**Aim of the exercise**
From the first record below to the last, retype each one exactly.

Given records Start Marker

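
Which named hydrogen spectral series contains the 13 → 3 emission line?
Paschen series

The spectral series in hydrogen are named based on the final (lower) energy level:
- Lyman series: n_final = 1 (ultraviolet)
- Balmer series: n_final = 2 (visible/near-UV)
- Paschen series: n_final = 3 (infrared)
- Brackett series: n_final = 4 (infrared)
- Pfund series: n_final = 5 (far infrared)

Since this transition ends at n = 3, it belongs to the Paschen series.

For reference, this 13 → 3 line has photon energy
ΔE = 13.6057 eV × (1/3² - 1/13²) = 1.431237344 eV,
corresponding to wavelength λ = hc/ΔE = 1239.84 eV·nm / 1.431237344 eV = 866.27142 nm in the infrared region.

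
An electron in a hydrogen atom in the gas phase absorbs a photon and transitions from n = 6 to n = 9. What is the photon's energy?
0.21 eV

The energy levels of a hydrogen-like atom are E_n = -13.6057 eV / n².

Energy at n = 6: E_6 = -13.6057 / 6² = -0.37794 eV
Energy at n = 9: E_9 = -13.6057 / 9² = -0.16797 eV

The excitation energy is the difference:
ΔE = E_9 - E_6
ΔE = -0.16797 - (-0.37794)
ΔE = 0.21 eV

Since this is positive, energy must be absorbed (photon absorption).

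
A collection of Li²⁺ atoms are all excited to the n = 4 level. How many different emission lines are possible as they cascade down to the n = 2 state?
3

The electron can occupy levels n = 2, 3, ..., 4 during de-excitation — that is m = 4 - 2 + 1 = 3 distinct levels.

The number of distinct spectral lines equals the number of ways to choose 2 of these m levels (each pair gives one possible emission transition):

Number of lines = m(m-1)/2 = 3×2/2 = 3

These correspond to all possible transitions between the 3 levels:
4 → 3, 4 → 2, 3 → 2

Each transition produces a photon with a unique energy (and thus wavelength). This count does not depend on Z.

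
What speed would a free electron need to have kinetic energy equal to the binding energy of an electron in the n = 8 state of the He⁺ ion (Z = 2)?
5.46923e+05 m/s (or 0.18% of c)

The binding energy at n = 8 for He⁺ is:
E_8 = -13.6057 × 2²/8² = -0.850356250 eV
|E_8| = 0.850356250 eV

Convert to Joules:
KE = 0.850356250 eV × (1.602177 × 10⁻¹⁹ J/eV) = 1.3624212e-19 J

Using KE = ½mv²:
v = √(2·KE/m_e)
v = √(2 × 1.3624212e-19 J / 9.10938 × 10⁻³¹ kg)
v = 5.46923e+05 m/s

This is approximately 0.18% the speed of light.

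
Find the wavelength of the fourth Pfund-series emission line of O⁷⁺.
51.48750 nm

The lines of a series are numbered from the longest wavelength (smallest ΔE) outward; the fourth line is the transition from n = n_f + 4 to n_f.
The Pfund series has all transitions ending at n_f = 5.

For O⁷⁺ (Z = 8), the fourth line (δ-line) is the jump from n = 9 to n = 5:
E_9 = -13.6057 × 8² / 9² = -10.7501827 eV
E_5 = -13.6057 × 8² / 5² = -34.8305920 eV
ΔE = E_9 - E_5 = 24.0804093 eV

λ = hc/E = 1239.84 eV·nm / 24.0804093 eV
λ = 51.48750 nm

This is the δ-line of the Pfund series in O⁷⁺.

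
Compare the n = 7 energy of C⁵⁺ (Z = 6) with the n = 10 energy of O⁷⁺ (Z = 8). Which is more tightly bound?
C⁵⁺ at n = 7 (E = -9.996024 eV)

Using E_n = -13.6057 Z² / n² eV:

C⁵⁺ (Z = 6) at n = 7:
E = -13.6057 × 6² / 7² = -13.6057 × 36 / 49 = -9.996024490 eV

O⁷⁺ (Z = 8) at n = 10:
E = -13.6057 × 8² / 10² = -13.6057 × 64 / 100 = -8.707648000 eV

Since -9.996024490 eV < -8.707648000 eV,
C⁵⁺ at n = 7 is more tightly bound (requires more energy to ionize).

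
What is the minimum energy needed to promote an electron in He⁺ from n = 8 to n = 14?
0.5727 eV

The energy levels of a hydrogen-like atom are E_n = -13.6057 Z² eV / n².

Energy at n = 8: E_8 = -13.6057 × 2² / 8² = -0.8503563 eV
Energy at n = 14: E_14 = -13.6057 × 2² / 14² = -0.2776673 eV

The excitation energy is the difference:
ΔE = E_14 - E_8
ΔE = -0.2776673 - (-0.8503563)
ΔE = 0.5727 eV

Since this is positive, energy must be absorbed (photon absorption).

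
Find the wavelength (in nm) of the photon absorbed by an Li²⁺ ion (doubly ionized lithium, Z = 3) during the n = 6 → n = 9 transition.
656.11 nm

First, find the transition energy using E_n = -13.6057 Z² / n² eV:
E_6 = -13.6057 × 3² / 6² = -3.401425 eV
E_9 = -13.6057 × 3² / 9² = -1.511744 eV

Photon energy: |ΔE| = |E_9 - E_6| = 1.889681 eV

Convert to wavelength using E = hc/λ with hc = 1239.84 eV·nm:
λ = hc/E = 1239.84 eV·nm / 1.889681 eV
λ = 656.11 nm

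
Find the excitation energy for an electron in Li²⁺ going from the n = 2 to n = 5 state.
25.71477 eV

The energy levels of a hydrogen-like atom are E_n = -13.6057 Z² eV / n².

Energy at n = 2: E_2 = -13.6057 × 3² / 2² = -30.61282500 eV
Energy at n = 5: E_5 = -13.6057 × 3² / 5² = -4.89805200 eV

The excitation energy is the difference:
ΔE = E_5 - E_2
ΔE = -4.89805200 - (-30.61282500)
ΔE = 25.71477 eV

Since this is positive, energy must be absorbed (photon absorption).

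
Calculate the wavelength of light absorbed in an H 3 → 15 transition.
854.3111 nm

First, find the transition energy using E_n = -13.6057 / n² eV:
E_3 = -13.6057 / 3² = -1.51174444 eV
E_15 = -13.6057 / 15² = -0.06046978 eV

Photon energy: |ΔE| = |E_15 - E_3| = 1.45127466 eV

Convert to wavelength using E = hc/λ with hc = 1239.84 eV·nm:
λ = hc/E = 1239.84 eV·nm / 1.45127466 eV
λ = 854.3111 nm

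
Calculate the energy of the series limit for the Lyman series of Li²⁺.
122.45130 eV

The series limit corresponds to the transition from n = ∞ to n = 1.
This is the highest energy (shortest wavelength) transition in the Lyman series.

E_∞ = 0 eV
E_1 = -13.6057 × 3² / 1² = -122.45130 eV

Energy at series limit:
ΔE = E_∞ - E_1 = 0 - (-122.45130) = 122.45130 eV

This energy equals the ionization energy from the n = 1 state of Li²⁺.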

Given records End Marker

**Your response**
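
Which named hydrogen spectral series contains the 13 → 3 emission line?
Paschen series

The spectral series in hydrogen are named based on the final (lower) energy level:
- Lyman series: n_final = 1 (ultraviolet)
- Balmer series: n_final = 2 (visible/near-UV)
- Paschen series: n_final = 3 (infrared)
- Brackett series: n_final = 4 (infrared)
- Pfund series: n_final = 5 (far infrared)

Since this transition ends at n = 3, it belongs to the Paschen series.

For reference, this 13 → 3 line has photon energy
ΔE = 13.6057 eV × (1/3² - 1/13²) = 1.431237344 eV,
corresponding to wavelength λ = hc/ΔE = 1239.84 eV·nm / 1.431237344 eV = 866.27142 nm in the infrared region.

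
An electron in a hydrogen atom in the gas phase absorbs a photon and transitions from n = 6 to n = 9. What is the photon's energy?
0.21 eV

The energy levels of a hydrogen-like atom are E_n = -13.6057 eV / n².

Energy at n = 6: E_6 = -13.6057 / 6² = -0.37794 eV
Energy at n = 9: E_9 = -13.6057 / 9² = -0.16797 eV

The excitation energy is the difference:
ΔE = E_9 - E_6
ΔE = -0.16797 - (-0.37794)
ΔE = 0.21 eV

Since this is positive, energy must be absorbed (photon absorption).

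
A collection of Li²⁺ atoms are all excited to the n = 4 level. How many different emission lines are possible as they cascade down to the n = 2 state?
3

The electron can occupy levels n = 2, 3, ..., 4 during de-excitation — that is m = 4 - 2 + 1 = 3 distinct levels.

The number of distinct spectral lines equals the number of ways to choose 2 of these m levels (each pair gives one possible emission transition):

Number of lines = m(m-1)/2 = 3×2/2 = 3

These correspond to all possible transitions between the 3 levels:
4 → 3, 4 → 2, 3 → 2

Each transition produces a photon with a unique energy (and thus wavelength). This count does not depend on Z.

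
What speed would a free electron need to have kinetic energy equal to the binding energy of an electron in the n = 8 state of the He⁺ ion (Z = 2)?
5.46923e+05 m/s (or 0.18% of c)

The binding energy at n = 8 for He⁺ is:
E_8 = -13.6057 × 2²/8² = -0.850356250 eV
|E_8| = 0.850356250 eV

Convert to Joules:
KE = 0.850356250 eV × (1.602177 × 10⁻¹⁹ J/eV) = 1.3624212e-19 J

Using KE = ½mv²:
v = √(2·KE/m_e)
v = √(2 × 1.3624212e-19 J / 9.10938 × 10⁻³¹ kg)
v = 5.46923e+05 m/s

This is approximately 0.18% the speed of light.

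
Find the wavelength of the fourth Pfund-series emission line of O⁷⁺.
51.48750 nm

The lines of a series are numbered from the longest wavelength (smallest ΔE) outward; the fourth line is the transition from n = n_f + 4 to n_f.
The Pfund series has all transitions ending at n_f = 5.

For O⁷⁺ (Z = 8), the fourth line (δ-line) is the jump from n = 9 to n = 5:
E_9 = -13.6057 × 8² / 9² = -10.7501827 eV
E_5 = -13.6057 × 8² / 5² = -34.8305920 eV
ΔE = E_9 - E_5 = 24.0804093 eV

λ = hc/E = 1239.84 eV·nm / 24.0804093 eV
λ = 51.48750 nm

This is the δ-line of the Pfund series in O⁷⁺.

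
Compare the n = 7 energy of C⁵⁺ (Z = 6) with the n = 10 energy of O⁷⁺ (Z = 8). Which is more tightly bound?
C⁵⁺ at n = 7 (E = -9.996024 eV)

Using E_n = -13.6057 Z² / n² eV:

C⁵⁺ (Z = 6) at n = 7:
E = -13.6057 × 6² / 7² = -13.6057 × 36 / 49 = -9.996024490 eV

O⁷⁺ (Z = 8) at n = 10:
E = -13.6057 × 8² / 10² = -13.6057 × 64 / 100 = -8.707648000 eV

Since -9.996024490 eV < -8.707648000 eV,
C⁵⁺ at n = 7 is more tightly bound (requires more energy to ionize).

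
What is the minimum energy needed to promote an electron in He⁺ from n = 8 to n = 14?
0.5727 eV

The energy levels of a hydrogen-like atom are E_n = -13.6057 Z² eV / n².

Energy at n = 8: E_8 = -13.6057 × 2² / 8² = -0.8503563 eV
Energy at n = 14: E_14 = -13.6057 × 2² / 14² = -0.2776673 eV

The excitation energy is the difference:
ΔE = E_14 - E_8
ΔE = -0.2776673 - (-0.8503563)
ΔE = 0.5727 eV

Since this is positive, energy must be absorbed (photon absorption).

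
Find the wavelength (in nm) of the photon absorbed by an Li²⁺ ion (doubly ionized lithium, Z = 3) during the n = 6 → n = 9 transition.
656.11 nm

First, find the transition energy using E_n = -13.6057 Z² / n² eV:
E_6 = -13.6057 × 3² / 6² = -3.401425 eV
E_9 = -13.6057 × 3² / 9² = -1.511744 eV

Photon energy: |ΔE| = |E_9 - E_6| = 1.889681 eV

Convert to wavelength using E = hc/λ with hc = 1239.84 eV·nm:
λ = hc/E = 1239.84 eV·nm / 1.889681 eV
λ = 656.11 nm

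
Find the excitation energy for an electron in Li²⁺ going from the n = 2 to n = 5 state.
25.71477 eV

The energy levels of a hydrogen-like atom are E_n = -13.6057 Z² eV / n².

Energy at n = 2: E_2 = -13.6057 × 3² / 2² = -30.61282500 eV
Energy at n = 5: E_5 = -13.6057 × 3² / 5² = -4.89805200 eV

The excitation energy is the difference:
ΔE = E_5 - E_2
ΔE = -4.89805200 - (-30.61282500)
ΔE = 25.71477 eV

Since this is positive, energy must be absorbed (photon absorption).

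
Calculate the wavelength of light absorbed in an H 3 → 15 transition.
854.3111 nm

First, find the transition energy using E_n = -13.6057 / n² eV:
E_3 = -13.6057 / 3² = -1.51174444 eV
E_15 = -13.6057 / 15² = -0.06046978 eV

Photon energy: |ΔE| = |E_15 - E_3| = 1.45127466 eV

Convert to wavelength using E = hc/λ with hc = 1239.84 eV·nm:
λ = hc/E = 1239.84 eV·nm / 1.45127466 eV
λ = 854.3111 nm

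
Calculate the energy of the series limit for the Lyman series of Li²⁺.
122.45130 eV

The series limit corresponds to the transition from n = ∞ to n = 1.
This is the highest energy (shortest wavelength) transition in the Lyman series.

E_∞ = 0 eV
E_1 = -13.6057 × 3² / 1² = -122.45130 eV

Energy at series limit:
ΔE = E_∞ - E_1 = 0 - (-122.45130) = 122.45130 eV

This energy equals the ionization energy from the n = 1 state of Li²⁺.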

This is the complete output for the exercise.